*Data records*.
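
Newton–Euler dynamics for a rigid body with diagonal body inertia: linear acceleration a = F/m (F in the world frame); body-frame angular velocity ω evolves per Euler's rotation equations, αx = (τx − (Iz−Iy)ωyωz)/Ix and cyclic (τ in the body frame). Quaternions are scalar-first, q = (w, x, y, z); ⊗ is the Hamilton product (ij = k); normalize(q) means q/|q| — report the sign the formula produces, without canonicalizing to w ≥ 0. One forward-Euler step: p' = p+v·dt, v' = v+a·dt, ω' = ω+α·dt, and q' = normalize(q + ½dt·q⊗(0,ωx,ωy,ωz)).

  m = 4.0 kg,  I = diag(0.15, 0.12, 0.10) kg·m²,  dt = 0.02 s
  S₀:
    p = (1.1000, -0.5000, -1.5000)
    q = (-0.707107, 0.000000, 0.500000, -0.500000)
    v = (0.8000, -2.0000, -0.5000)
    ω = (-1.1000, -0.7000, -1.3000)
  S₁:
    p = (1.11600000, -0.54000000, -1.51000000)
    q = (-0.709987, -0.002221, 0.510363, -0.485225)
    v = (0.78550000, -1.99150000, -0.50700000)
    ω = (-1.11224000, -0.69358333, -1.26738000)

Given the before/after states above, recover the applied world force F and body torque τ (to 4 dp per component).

F = (-2.9000, 1.7000, -1.4000)
τ = (-0.1100, 0.1100, 0.1400)

Δω = ω₁−ω₀ = (-0.01224000, 0.00641667, 0.03262000)
I·α + gyro = (-0.1100, 0.1100, 0.1400)
velocity change Δv = (-0.01450000, 0.00850000, -0.00700000)
applied force F = (-2.9000, 1.7000, -1.4000)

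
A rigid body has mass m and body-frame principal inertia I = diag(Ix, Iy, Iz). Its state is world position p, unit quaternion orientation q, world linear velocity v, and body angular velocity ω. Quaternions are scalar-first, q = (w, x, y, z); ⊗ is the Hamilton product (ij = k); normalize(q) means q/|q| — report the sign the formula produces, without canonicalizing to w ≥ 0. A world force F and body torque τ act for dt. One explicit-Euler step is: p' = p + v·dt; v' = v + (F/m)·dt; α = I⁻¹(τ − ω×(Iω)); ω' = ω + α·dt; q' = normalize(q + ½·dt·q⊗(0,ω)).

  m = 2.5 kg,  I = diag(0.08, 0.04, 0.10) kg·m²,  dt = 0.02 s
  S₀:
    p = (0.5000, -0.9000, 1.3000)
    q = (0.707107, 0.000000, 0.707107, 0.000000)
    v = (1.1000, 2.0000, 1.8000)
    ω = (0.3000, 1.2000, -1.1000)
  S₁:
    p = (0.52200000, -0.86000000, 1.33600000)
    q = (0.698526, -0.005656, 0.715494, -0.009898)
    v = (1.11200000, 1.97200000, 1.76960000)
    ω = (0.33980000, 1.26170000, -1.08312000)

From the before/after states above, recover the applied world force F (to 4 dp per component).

F = (1.5000, -3.5000, -3.8000)

Δv = v₁−v₀ = (0.01200000, -0.02800000, -0.03040000)
applied force F = (1.5000, -3.5000, -3.8000)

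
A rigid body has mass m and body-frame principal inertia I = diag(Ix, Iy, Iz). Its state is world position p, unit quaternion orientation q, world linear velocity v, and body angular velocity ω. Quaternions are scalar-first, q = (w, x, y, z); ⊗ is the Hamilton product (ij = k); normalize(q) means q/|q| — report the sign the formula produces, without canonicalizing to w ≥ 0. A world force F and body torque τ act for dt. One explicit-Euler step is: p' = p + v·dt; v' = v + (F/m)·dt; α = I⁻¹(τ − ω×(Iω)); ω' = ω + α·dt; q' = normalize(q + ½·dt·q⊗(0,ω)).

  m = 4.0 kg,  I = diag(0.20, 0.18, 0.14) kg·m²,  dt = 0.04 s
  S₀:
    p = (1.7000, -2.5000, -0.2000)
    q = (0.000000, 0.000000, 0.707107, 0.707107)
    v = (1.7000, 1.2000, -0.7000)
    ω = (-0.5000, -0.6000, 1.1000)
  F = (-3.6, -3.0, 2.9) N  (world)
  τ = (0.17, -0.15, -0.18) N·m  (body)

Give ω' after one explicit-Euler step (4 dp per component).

ω' = (-0.4713, -0.6260, 1.0503)

angular accel α = (0.7180, -0.6500, -1.2429)
new body rate ω' = (-0.4713, -0.6260, 1.0503)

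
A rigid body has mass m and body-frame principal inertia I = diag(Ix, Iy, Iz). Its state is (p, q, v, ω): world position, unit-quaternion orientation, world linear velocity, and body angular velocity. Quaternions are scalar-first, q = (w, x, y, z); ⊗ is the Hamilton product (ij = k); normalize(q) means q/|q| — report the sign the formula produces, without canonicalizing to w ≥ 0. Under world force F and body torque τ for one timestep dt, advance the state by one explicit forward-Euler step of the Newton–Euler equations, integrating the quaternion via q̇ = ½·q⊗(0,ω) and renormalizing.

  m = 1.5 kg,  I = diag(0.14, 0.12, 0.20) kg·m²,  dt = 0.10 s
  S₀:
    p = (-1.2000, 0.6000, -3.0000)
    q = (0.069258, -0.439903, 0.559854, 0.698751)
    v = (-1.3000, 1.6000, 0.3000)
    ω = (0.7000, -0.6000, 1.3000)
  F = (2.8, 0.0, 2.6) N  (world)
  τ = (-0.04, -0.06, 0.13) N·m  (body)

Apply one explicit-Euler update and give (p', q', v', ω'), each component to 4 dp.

angular accel α = (0.1600, -0.0450, 0.6080)
new body rate ω' = (0.7160, -0.6045, 1.3608)
q⊗(0,ω) = (-0.2645318, 1.1955414, 1.0194448, -0.0379206)
q' = normalize(q + ½dt·q⊗(0,ω)) = (0.0559, -0.3789, 0.6089, 0.6947)
p + v·dt = (-1.3300, 0.7600, -2.9700)
v' = v + a·dt = (-1.1133, 1.6000, 0.4733)

p' = (-1.3300, 0.7600, -2.9700)
q' = (0.0559, -0.3789, 0.6089, 0.6947)
v' = (-1.1133, 1.6000, 0.4733)
ω' = (0.7160, -0.6045, 1.3608)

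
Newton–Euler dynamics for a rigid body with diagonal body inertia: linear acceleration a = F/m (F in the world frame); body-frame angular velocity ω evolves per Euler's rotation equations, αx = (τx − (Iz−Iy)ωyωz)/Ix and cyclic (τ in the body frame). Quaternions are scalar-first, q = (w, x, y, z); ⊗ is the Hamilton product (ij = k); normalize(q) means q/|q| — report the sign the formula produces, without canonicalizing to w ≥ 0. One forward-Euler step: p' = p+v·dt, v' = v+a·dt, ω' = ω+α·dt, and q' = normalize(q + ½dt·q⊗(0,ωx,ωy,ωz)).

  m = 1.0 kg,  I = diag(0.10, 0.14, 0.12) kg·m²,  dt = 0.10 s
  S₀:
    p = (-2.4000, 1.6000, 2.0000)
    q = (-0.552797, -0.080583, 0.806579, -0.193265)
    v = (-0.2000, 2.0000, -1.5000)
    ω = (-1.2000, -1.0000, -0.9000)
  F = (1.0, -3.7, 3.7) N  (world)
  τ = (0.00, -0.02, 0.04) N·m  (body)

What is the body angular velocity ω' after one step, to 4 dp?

ω' = (-1.1820, -0.9989, -0.9067)

(τ − ω×Iω)/I = (0.1800, 0.0114, -0.0667)
ω' = ω + α·dt = (-1.1820, -0.9989, -0.9067)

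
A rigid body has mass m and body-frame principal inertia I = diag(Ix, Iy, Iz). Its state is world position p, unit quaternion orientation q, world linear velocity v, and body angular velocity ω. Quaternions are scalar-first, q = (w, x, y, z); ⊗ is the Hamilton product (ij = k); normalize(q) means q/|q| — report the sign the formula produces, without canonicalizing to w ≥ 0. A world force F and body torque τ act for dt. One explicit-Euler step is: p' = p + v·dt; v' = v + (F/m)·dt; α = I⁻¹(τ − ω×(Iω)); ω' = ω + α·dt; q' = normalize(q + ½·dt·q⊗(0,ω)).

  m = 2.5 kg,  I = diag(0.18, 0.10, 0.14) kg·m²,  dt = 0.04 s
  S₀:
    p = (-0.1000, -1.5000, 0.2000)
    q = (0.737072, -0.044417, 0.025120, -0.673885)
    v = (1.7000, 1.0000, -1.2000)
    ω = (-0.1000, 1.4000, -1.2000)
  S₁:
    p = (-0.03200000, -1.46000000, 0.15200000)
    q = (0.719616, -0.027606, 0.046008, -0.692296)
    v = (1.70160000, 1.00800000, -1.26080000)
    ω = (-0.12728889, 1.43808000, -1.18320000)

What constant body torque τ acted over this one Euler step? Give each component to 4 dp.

rate change Δω = (-0.02728889, 0.03808000, 0.01680000)
precession coupling = (-0.0672, 0.0048, 0.0112)
τ = I·(Δω/dt) + ω₀×(Iω₀) = (-0.1900, 0.1000, 0.0700)

τ = (-0.1900, 0.1000, 0.0700)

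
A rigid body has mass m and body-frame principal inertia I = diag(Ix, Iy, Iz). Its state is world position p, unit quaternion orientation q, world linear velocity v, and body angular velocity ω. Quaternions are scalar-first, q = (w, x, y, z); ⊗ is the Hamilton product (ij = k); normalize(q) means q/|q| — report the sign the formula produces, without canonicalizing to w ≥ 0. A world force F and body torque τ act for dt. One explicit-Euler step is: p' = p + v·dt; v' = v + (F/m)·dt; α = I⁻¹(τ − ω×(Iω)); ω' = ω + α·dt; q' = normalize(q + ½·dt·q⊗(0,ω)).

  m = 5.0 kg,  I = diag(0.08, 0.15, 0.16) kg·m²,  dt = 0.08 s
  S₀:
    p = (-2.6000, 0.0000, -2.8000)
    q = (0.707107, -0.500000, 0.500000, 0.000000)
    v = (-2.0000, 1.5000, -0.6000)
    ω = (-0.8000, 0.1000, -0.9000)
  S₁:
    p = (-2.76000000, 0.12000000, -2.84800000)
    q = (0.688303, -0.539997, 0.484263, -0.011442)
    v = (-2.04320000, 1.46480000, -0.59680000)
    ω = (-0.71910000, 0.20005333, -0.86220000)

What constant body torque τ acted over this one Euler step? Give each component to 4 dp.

Δω = ω₁−ω₀ = (0.08090000, 0.10005333, 0.03780000)
I·α + gyro = (0.0800, 0.1300, 0.0700)

τ = (0.0800, 0.1300, 0.0700)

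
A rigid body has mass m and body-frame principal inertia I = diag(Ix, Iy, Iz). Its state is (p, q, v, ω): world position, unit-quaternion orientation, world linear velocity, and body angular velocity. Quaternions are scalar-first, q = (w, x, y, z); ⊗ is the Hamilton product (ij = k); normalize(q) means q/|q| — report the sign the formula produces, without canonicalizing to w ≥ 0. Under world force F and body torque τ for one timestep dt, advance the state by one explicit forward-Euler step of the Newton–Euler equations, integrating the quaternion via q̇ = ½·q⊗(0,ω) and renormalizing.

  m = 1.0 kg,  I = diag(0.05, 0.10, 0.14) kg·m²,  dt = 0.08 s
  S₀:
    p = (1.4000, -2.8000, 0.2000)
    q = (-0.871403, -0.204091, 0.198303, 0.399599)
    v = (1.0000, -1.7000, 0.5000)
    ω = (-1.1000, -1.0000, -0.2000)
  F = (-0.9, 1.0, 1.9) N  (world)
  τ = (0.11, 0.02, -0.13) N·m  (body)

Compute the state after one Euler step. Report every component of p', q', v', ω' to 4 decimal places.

p' = (1.4800, -2.9360, 0.2400)
q' = (-0.8677, -0.1511, 0.2136, 0.4227)
v' = (0.9280, -1.6200, 0.6520)
ω' = (-0.9368, -0.9682, -0.3057)

p' = p + v·dt = (1.4800, -2.9360, 0.2400)
new velocity v' = (0.9280, -1.6200, 0.6520)
gyro term ω×Iω = (0.0080, -0.0198, 0.0550)
angular accel α = (2.0400, 0.3980, -1.3214)
new body rate ω' = (-0.9368, -0.9682, -0.3057)
q⊗(0,ω) = (0.0537227, 1.3184817, 0.3910259, 0.5965049)
updated quaternion q' = (-0.8677, -0.1511, 0.2136, 0.4227)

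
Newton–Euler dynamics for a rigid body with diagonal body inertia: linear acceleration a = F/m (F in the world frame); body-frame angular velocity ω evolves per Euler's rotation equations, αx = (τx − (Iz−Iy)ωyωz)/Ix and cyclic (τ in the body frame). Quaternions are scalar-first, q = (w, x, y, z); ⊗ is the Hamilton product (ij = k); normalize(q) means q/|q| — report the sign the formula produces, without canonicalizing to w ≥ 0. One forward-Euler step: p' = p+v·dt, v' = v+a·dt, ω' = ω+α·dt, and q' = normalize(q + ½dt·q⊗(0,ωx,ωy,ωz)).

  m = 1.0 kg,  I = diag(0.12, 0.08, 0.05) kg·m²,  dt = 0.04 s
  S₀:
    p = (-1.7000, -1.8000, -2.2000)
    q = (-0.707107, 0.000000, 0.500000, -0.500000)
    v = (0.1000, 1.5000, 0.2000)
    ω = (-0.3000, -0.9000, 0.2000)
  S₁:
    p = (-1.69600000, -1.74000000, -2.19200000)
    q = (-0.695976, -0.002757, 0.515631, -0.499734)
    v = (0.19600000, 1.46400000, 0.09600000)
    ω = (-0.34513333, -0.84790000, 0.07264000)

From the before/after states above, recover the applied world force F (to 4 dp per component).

F = (2.4000, -0.9000, -2.6000)

velocity change Δv = (0.09600000, -0.03600000, -0.10400000)
m·(v₁−v₀)/dt = (2.4000, -0.9000, -2.6000)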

*Aim of the task*.
Your task is to retype the entries verbatim, starting with the line that holds "p = (1.1000, -0.5000, -1.5000)" and stopping after the line that holds "ω = (0.33980000, 1.26170000, -1.08312000)".

*Response below*.
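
    p = (1.1000, -0.5000, -1.5000)
    q = (-0.707107, 0.000000, 0.500000, -0.500000)
    v = (0.8000, -2.0000, -0.5000)
    ω = (-1.1000, -0.7000, -1.3000)
  S₁:
    p = (1.11600000, -0.54000000, -1.51000000)
    q = (-0.709987, -0.002221, 0.510363, -0.485225)
    v = (0.78550000, -1.99150000, -0.50700000)
    ω = (-1.11224000, -0.69358333, -1.26738000)

Given the before/after states above, recover the applied world force F and body torque τ (to 4 dp per component).

F = (-2.9000, 1.7000, -1.4000)
τ = (-0.1100, 0.1100, 0.1400)

Δω = ω₁−ω₀ = (-0.01224000, 0.00641667, 0.03262000)
I·α + gyro = (-0.1100, 0.1100, 0.1400)
velocity change Δv = (-0.01450000, 0.00850000, -0.00700000)
applied force F = (-2.9000, 1.7000, -1.4000)

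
A rigid body has mass m and body-frame principal inertia I = diag(Ix, Iy, Iz). Its state is world position p, unit quaternion orientation q, world linear velocity v, and body angular velocity ω. Quaternions are scalar-first, q = (w, x, y, z); ⊗ is the Hamilton product (ij = k); normalize(q) means q/|q| — report the sign the formula produces, without canonicalizing to w ≥ 0. A world force F and body torque τ act for dt. One explicit-Euler step is: p' = p + v·dt; v' = v + (F/m)·dt; α = I⁻¹(τ − ω×(Iω)); ω' = ω + α·dt; q' = normalize(q + ½·dt·q⊗(0,ω)).

  m = 2.5 kg,  I = diag(0.08, 0.04, 0.10) kg·m²,  dt = 0.02 s
  S₀:
    p = (0.5000, -0.9000, 1.3000)
    q = (0.707107, 0.000000, 0.707107, 0.000000)
    v = (1.1000, 2.0000, 1.8000)
    ω = (0.3000, 1.2000, -1.1000)
  S₁:
    p = (0.52200000, -0.86000000, 1.33600000)
    q = (0.698526, -0.005656, 0.715494, -0.009898)
    v = (1.11200000, 1.97200000, 1.76960000)
    ω = (0.33980000, 1.26170000, -1.08312000)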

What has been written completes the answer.